'''
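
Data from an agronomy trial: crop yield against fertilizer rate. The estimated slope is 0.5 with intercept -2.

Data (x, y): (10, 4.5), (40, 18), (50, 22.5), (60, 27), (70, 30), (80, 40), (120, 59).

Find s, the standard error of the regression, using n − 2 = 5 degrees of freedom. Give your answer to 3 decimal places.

s = 1.871

x=10: ŷ = -2 + 0.5·10 = 3; e = 4.5 − 3 = 1.5
x=40: ŷ = -2 + 0.5·40 = 18; e = 18 − 18 = 0
x=50: ŷ = -2 + 0.5·50 = 23; e = 22.5 − 23 = -0.5
x=60: ŷ = -2 + 0.5·60 = 28; e = 27 − 28 = -1
x=70: ŷ = -2 + 0.5·70 = 33; e = 30 − 33 = -3
x=80: ŷ = -2 + 0.5·80 = 38; e = 40 − 38 = 2
x=120: ŷ = -2 + 0.5·120 = 58; e = 59 − 58 = 1
SSE = 2.25 + 0 + 0.25 + 1 + 9 + 4 + 1 = 17.5
s = √(17.5/5) = √3.5 ≈ 1.871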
'''
### TASK TO CARRY OUT
Please show each line in the records above that contains "Data".

### ANSWER TO THIS EXERCISE
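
Data from an agronomy trial: crop yield against fertilizer rate. The estimated slope is 0.5 with intercept -2.
Data (x, y): (10, 4.5), (40, 18), (50, 22.5), (60, 27), (70, 30), (80, 40), (120, 59).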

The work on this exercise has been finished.